──────── Recorded information

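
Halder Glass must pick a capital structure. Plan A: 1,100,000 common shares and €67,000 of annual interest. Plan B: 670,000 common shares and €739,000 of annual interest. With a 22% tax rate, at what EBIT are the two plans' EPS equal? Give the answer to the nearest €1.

Set EPS_A = EPS_B: (EBIT − €67,000)(1 − 0.22) ÷ 1,100,000 = (EBIT − €739,000)(1 − 0.22) ÷ 670,000.
Cancelling (1 − t) and cross-multiplying: 670,000·(EBIT − 67,000) = 1,100,000·(EBIT − 739,000).
EBIT × (1,100,000 − 670,000) = 739,000 × 1,100,000 − 67,000 × 670,000 = 768,010,000,000, so EBIT = 768,010,000,000 ÷ 430,000 = 1,786,069.77.

€1,786,070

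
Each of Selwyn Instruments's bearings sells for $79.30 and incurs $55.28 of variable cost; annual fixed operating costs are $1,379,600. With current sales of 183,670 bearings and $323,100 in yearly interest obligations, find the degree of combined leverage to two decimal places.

Total contribution margin = 183,670 × $24.02 = $4,411,753.40.
EBIT = $4,411,753.40 − $1,379,600 = $3,032,153.40. Interest = $323,100.00, so EBIT − I = $2,709,053.40.
Degree of total leverage = total CM / (EBIT − interest) = $4,411,753.40 / $2,709,053.40 = 1.6285.

1.63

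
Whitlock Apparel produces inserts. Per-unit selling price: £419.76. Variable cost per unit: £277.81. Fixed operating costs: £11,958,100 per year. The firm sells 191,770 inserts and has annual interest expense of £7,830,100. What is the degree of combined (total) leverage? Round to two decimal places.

3.66

Contribution at this volume is 191,770 × £141.95 = £27,221,751.50.
EBIT = £27,221,751.50 − £11,958,100 = £15,263,651.50. Interest = £7,830,100.00, so EBIT − I = £7,433,551.50.
Degree of total leverage = total CM / (EBIT − interest) = £27,221,751.50 / £7,433,551.50 = 3.6620.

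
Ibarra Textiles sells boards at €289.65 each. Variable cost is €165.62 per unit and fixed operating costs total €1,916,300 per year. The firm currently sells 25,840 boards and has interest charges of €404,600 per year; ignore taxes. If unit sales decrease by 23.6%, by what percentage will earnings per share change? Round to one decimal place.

-85.6%

Contribution at this volume is 25,840 × €124.03 = €3,204,935.20.
Operating income = contribution − fixed costs = €3,204,935.20 − €1,916,300 = €1,288,635.20.
After interest of €404,600.00, pre-tax earnings = €884,035.20.
DCL = total CM / (EBIT − I) = €3,204,935.20 / €884,035.20 = 3.6253.
EPS therefore changes by 3.6253 × (-23.6%) = -85.6%.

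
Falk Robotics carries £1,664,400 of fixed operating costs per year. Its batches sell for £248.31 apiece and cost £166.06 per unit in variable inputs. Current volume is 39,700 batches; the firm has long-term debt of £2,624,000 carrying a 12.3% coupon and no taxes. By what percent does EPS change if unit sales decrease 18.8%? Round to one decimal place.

-48.0%

At 39,700 units, contribution = 39,700 × £82.25 = £3,265,325.00.
Operating income = contribution − fixed costs = £3,265,325.00 − £1,664,400 = £1,600,925.00.
After interest of £322,752.00, pre-tax earnings = £1,278,173.00.
Degree of combined leverage = contribution ÷ (EBIT − I) = £3,265,325.00 ÷ £1,278,173.00 = 2.5547.
%ΔEPS = DCL × %ΔSales = 2.5547 × -18.8% = -48.0%.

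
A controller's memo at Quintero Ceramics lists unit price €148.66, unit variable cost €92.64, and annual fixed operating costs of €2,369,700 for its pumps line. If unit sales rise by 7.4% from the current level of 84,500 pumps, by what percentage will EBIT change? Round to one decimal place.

+14.8%

Total contribution margin = 84,500 × €56.02 = €4,733,690.00.
EBIT = €4,733,690.00 − €2,369,700 = €2,363,990.00.
So DOL = total CM / EBIT = €4,733,690.00 / €2,363,990.00 = 2.0024.
Operating income changes by 2.0024 × +7.4% = +14.8%.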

────────────────

Requirement —
Give every entry again, exactly as it reads.

Exercise solution —
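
Halder Glass must pick a capital structure. Plan A: 1,100,000 common shares and €67,000 of annual interest. Plan B: 670,000 common shares and €739,000 of annual interest. With a 22% tax rate, at what EBIT are the two plans' EPS equal? Give the answer to the nearest €1.

Set EPS_A = EPS_B: (EBIT − €67,000)(1 − 0.22) ÷ 1,100,000 = (EBIT − €739,000)(1 − 0.22) ÷ 670,000.
Cancelling (1 − t) and cross-multiplying: 670,000·(EBIT − 67,000) = 1,100,000·(EBIT − 739,000).
EBIT × (1,100,000 − 670,000) = 739,000 × 1,100,000 − 67,000 × 670,000 = 768,010,000,000, so EBIT = 768,010,000,000 ÷ 430,000 = 1,786,069.77.

€1,786,070

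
Each of Selwyn Instruments's bearings sells for $79.30 and incurs $55.28 of variable cost; annual fixed operating costs are $1,379,600. With current sales of 183,670 bearings and $323,100 in yearly interest obligations, find the degree of combined leverage to two decimal places.

Total contribution margin = 183,670 × $24.02 = $4,411,753.40.
EBIT = $4,411,753.40 − $1,379,600 = $3,032,153.40. Interest = $323,100.00, so EBIT − I = $2,709,053.40.
Degree of total leverage = total CM / (EBIT − interest) = $4,411,753.40 / $2,709,053.40 = 1.6285.

1.63

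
Whitlock Apparel produces inserts. Per-unit selling price: £419.76. Variable cost per unit: £277.81. Fixed operating costs: £11,958,100 per year. The firm sells 191,770 inserts and has annual interest expense of £7,830,100. What is the degree of combined (total) leverage? Round to two decimal places.

3.66

Contribution at this volume is 191,770 × £141.95 = £27,221,751.50.
EBIT = £27,221,751.50 − £11,958,100 = £15,263,651.50. Interest = £7,830,100.00, so EBIT − I = £7,433,551.50.
Degree of total leverage = total CM / (EBIT − interest) = £27,221,751.50 / £7,433,551.50 = 3.6620.

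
Ibarra Textiles sells boards at €289.65 each. Variable cost is €165.62 per unit and fixed operating costs total €1,916,300 per year. The firm currently sells 25,840 boards and has interest charges of €404,600 per year; ignore taxes. If unit sales decrease by 23.6%, by what percentage will earnings per share change? Round to one decimal place.

-85.6%

Contribution at this volume is 25,840 × €124.03 = €3,204,935.20.
Operating income = contribution − fixed costs = €3,204,935.20 − €1,916,300 = €1,288,635.20.
After interest of €404,600.00, pre-tax earnings = €884,035.20.
DCL = total CM / (EBIT − I) = €3,204,935.20 / €884,035.20 = 3.6253.
EPS therefore changes by 3.6253 × (-23.6%) = -85.6%.

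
Falk Robotics carries £1,664,400 of fixed operating costs per year. Its batches sell for £248.31 apiece and cost £166.06 per unit in variable inputs. Current volume is 39,700 batches; the firm has long-term debt of £2,624,000 carrying a 12.3% coupon and no taxes. By what percent does EPS change if unit sales decrease 18.8%? Round to one decimal place.

-48.0%

At 39,700 units, contribution = 39,700 × £82.25 = £3,265,325.00.
Operating income = contribution − fixed costs = £3,265,325.00 − £1,664,400 = £1,600,925.00.
After interest of £322,752.00, pre-tax earnings = £1,278,173.00.
Degree of combined leverage = contribution ÷ (EBIT − I) = £3,265,325.00 ÷ £1,278,173.00 = 2.5547.
%ΔEPS = DCL × %ΔSales = 2.5547 × -18.8% = -48.0%.

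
A controller's memo at Quintero Ceramics lists unit price €148.66, unit variable cost €92.64, and annual fixed operating costs of €2,369,700 for its pumps line. If unit sales rise by 7.4% from the current level of 84,500 pumps, by what percentage will EBIT change? Round to one decimal place.

+14.8%

Total contribution margin = 84,500 × €56.02 = €4,733,690.00.
EBIT = €4,733,690.00 − €2,369,700 = €2,363,990.00.
So DOL = total CM / EBIT = €4,733,690.00 / €2,363,990.00 = 2.0024.
Operating income changes by 2.0024 × +7.4% = +14.8%.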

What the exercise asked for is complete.